=== Provided entries ===

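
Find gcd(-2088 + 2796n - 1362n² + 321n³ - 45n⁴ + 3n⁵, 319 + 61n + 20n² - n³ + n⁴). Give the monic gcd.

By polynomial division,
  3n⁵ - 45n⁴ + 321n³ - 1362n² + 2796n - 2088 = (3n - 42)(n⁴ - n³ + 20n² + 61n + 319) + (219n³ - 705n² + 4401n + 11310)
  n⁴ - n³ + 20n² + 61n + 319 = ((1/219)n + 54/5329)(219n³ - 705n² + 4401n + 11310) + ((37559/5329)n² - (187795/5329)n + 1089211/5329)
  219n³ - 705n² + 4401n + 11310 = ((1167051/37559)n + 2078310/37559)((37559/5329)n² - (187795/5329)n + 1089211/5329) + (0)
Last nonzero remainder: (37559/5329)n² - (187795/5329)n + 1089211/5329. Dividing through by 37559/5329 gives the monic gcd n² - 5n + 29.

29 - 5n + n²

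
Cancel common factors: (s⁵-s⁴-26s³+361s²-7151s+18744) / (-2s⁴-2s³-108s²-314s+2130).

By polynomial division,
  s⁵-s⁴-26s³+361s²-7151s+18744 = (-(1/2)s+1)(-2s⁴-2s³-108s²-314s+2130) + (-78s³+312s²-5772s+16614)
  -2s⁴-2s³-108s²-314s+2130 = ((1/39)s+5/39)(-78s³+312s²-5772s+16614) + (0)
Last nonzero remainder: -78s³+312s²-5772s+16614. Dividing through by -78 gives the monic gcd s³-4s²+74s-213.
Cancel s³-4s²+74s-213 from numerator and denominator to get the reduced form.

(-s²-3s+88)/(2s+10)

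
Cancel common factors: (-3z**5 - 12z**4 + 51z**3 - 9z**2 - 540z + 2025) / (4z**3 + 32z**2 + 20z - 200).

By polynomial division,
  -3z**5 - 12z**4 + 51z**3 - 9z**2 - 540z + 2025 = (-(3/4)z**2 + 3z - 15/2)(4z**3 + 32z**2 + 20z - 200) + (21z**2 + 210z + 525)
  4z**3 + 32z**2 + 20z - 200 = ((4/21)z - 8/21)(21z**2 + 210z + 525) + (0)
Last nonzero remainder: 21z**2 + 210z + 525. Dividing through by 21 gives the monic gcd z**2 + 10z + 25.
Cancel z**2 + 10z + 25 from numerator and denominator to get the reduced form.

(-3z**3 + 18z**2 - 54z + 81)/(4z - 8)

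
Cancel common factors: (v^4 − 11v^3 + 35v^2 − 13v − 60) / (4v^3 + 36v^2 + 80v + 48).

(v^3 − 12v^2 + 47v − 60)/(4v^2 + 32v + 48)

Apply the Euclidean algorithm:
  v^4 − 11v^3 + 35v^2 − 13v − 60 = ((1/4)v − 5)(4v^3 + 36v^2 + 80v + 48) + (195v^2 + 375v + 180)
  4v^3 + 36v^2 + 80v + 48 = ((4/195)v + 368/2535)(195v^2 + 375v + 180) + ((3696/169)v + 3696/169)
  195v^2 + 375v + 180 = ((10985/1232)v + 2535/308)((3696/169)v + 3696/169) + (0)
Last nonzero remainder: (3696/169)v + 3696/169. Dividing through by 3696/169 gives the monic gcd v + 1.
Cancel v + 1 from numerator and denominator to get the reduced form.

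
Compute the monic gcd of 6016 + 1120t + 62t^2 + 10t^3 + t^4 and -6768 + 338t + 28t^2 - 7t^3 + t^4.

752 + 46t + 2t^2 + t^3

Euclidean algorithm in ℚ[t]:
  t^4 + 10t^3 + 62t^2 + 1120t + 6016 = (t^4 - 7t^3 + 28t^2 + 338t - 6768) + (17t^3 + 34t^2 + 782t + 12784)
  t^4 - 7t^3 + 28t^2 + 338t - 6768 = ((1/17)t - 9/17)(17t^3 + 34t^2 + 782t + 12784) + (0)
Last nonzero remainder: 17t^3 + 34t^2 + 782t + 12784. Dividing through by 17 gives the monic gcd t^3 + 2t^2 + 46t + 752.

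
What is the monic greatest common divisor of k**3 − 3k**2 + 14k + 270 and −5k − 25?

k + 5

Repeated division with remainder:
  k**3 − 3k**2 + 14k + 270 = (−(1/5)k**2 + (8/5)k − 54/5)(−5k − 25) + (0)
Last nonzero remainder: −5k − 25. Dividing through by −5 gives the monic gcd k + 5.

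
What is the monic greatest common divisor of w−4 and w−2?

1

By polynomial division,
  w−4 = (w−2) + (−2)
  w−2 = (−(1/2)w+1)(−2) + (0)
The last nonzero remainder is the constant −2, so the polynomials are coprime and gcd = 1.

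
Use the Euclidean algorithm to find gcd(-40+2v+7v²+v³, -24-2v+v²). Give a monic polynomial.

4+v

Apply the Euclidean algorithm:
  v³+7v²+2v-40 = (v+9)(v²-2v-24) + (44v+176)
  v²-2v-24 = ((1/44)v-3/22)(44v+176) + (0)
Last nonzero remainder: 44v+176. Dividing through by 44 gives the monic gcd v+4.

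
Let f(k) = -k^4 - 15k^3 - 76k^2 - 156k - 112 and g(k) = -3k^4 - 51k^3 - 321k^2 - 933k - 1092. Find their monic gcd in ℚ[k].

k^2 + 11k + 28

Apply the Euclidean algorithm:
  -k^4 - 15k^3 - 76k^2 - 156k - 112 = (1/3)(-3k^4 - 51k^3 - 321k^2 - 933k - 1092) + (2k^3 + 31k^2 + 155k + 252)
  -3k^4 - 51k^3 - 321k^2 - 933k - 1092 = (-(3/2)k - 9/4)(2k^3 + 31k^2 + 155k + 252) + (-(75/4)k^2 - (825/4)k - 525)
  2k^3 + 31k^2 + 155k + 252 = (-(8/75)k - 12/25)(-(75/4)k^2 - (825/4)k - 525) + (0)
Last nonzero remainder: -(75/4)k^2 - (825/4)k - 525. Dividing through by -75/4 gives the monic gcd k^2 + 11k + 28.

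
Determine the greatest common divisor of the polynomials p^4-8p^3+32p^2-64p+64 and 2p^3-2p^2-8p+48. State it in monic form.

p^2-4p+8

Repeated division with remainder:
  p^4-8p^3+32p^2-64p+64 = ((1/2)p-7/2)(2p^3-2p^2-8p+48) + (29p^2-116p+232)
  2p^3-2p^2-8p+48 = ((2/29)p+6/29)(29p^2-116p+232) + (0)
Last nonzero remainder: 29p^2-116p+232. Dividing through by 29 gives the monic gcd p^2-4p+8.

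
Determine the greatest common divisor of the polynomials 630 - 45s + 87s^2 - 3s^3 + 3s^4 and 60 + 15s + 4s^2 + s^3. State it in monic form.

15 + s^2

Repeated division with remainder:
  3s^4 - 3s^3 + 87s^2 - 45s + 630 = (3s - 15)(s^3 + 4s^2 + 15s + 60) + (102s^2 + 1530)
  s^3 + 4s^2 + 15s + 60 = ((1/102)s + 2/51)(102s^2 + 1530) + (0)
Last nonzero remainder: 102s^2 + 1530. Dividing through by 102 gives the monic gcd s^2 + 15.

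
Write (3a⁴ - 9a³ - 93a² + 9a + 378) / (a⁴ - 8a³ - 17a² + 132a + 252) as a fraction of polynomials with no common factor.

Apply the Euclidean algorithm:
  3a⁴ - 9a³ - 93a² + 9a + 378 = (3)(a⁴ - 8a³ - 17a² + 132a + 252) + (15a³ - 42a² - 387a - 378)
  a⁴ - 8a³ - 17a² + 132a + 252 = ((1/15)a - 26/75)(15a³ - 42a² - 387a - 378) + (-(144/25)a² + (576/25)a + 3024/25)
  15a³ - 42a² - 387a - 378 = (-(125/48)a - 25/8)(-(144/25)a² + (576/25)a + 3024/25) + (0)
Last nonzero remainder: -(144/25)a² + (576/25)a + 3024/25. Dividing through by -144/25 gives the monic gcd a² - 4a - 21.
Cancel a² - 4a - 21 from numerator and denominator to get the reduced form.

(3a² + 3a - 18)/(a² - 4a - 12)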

===
=== Provided entries ===

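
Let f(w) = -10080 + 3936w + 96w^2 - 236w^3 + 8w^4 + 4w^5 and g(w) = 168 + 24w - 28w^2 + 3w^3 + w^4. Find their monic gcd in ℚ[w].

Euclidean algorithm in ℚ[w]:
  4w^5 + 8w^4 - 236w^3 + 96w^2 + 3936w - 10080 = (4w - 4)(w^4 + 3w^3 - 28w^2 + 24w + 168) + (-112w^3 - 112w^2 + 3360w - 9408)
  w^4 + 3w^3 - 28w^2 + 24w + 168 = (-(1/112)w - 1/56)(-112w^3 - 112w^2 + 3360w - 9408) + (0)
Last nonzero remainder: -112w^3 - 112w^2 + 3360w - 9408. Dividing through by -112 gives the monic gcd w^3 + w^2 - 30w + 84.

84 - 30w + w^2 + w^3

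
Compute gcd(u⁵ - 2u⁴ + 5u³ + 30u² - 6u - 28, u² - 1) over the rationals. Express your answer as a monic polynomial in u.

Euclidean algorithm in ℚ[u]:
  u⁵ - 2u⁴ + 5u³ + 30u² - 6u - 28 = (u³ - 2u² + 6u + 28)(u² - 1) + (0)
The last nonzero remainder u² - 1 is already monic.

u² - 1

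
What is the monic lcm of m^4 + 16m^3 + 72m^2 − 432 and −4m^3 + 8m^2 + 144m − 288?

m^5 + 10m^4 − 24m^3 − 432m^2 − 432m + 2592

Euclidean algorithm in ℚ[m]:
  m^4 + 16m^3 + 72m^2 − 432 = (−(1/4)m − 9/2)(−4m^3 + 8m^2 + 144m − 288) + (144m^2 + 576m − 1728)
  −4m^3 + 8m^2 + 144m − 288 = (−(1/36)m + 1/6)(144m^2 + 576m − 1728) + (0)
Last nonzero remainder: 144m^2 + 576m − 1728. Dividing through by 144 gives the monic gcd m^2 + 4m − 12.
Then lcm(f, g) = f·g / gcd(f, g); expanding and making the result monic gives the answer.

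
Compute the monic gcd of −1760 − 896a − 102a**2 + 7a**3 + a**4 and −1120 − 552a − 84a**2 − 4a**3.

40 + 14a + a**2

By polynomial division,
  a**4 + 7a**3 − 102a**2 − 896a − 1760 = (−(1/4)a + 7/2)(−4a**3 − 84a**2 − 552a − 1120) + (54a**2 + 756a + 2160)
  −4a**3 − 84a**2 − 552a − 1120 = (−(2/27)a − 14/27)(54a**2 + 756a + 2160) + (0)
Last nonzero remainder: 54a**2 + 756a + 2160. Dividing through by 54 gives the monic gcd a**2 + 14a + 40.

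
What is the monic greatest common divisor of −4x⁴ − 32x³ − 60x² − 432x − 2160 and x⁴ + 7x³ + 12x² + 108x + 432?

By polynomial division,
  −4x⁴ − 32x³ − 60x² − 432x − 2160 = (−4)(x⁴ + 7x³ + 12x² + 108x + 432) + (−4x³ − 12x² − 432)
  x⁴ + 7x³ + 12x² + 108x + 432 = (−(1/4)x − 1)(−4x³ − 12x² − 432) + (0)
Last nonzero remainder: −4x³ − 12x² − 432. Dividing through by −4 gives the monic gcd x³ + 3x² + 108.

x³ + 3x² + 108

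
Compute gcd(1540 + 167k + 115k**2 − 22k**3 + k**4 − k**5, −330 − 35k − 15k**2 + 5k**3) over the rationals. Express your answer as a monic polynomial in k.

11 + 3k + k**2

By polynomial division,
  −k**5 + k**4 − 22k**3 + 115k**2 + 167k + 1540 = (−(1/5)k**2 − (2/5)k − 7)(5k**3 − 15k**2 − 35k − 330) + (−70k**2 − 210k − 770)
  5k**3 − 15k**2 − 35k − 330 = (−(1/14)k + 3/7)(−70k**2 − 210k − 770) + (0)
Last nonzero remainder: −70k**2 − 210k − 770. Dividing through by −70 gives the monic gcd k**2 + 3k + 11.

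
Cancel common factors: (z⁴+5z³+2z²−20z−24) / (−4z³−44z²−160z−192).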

===

**Exercise prompt**
All lines in the listing above from the line containing "Compute the monic gcd of −1760" to the line containing "Cancel common factors: (z⁴+5z³+2z²−20z−24)", inclusive, should be retyped exactly; no other lines should appear.

**Finished task**
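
Compute the monic gcd of −1760 − 896a − 102a**2 + 7a**3 + a**4 and −1120 − 552a − 84a**2 − 4a**3.

40 + 14a + a**2

By polynomial division,
  a**4 + 7a**3 − 102a**2 − 896a − 1760 = (−(1/4)a + 7/2)(−4a**3 − 84a**2 − 552a − 1120) + (54a**2 + 756a + 2160)
  −4a**3 − 84a**2 − 552a − 1120 = (−(2/27)a − 14/27)(54a**2 + 756a + 2160) + (0)
Last nonzero remainder: 54a**2 + 756a + 2160. Dividing through by 54 gives the monic gcd a**2 + 14a + 40.

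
What is the monic greatest common divisor of −4x⁴ − 32x³ − 60x² − 432x − 2160 and x⁴ + 7x³ + 12x² + 108x + 432?

By polynomial division,
  −4x⁴ − 32x³ − 60x² − 432x − 2160 = (−4)(x⁴ + 7x³ + 12x² + 108x + 432) + (−4x³ − 12x² − 432)
  x⁴ + 7x³ + 12x² + 108x + 432 = (−(1/4)x − 1)(−4x³ − 12x² − 432) + (0)
Last nonzero remainder: −4x³ − 12x² − 432. Dividing through by −4 gives the monic gcd x³ + 3x² + 108.

x³ + 3x² + 108

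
Compute gcd(1540 + 167k + 115k**2 − 22k**3 + k**4 − k**5, −330 − 35k − 15k**2 + 5k**3) over the rationals. Express your answer as a monic polynomial in k.

11 + 3k + k**2

By polynomial division,
  −k**5 + k**4 − 22k**3 + 115k**2 + 167k + 1540 = (−(1/5)k**2 − (2/5)k − 7)(5k**3 − 15k**2 − 35k − 330) + (−70k**2 − 210k − 770)
  5k**3 − 15k**2 − 35k − 330 = (−(1/14)k + 3/7)(−70k**2 − 210k − 770) + (0)
Last nonzero remainder: −70k**2 − 210k − 770. Dividing through by −70 gives the monic gcd k**2 + 3k + 11.

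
Cancel common factors: (z⁴+5z³+2z²−20z−24) / (−4z³−44z²−160z−192).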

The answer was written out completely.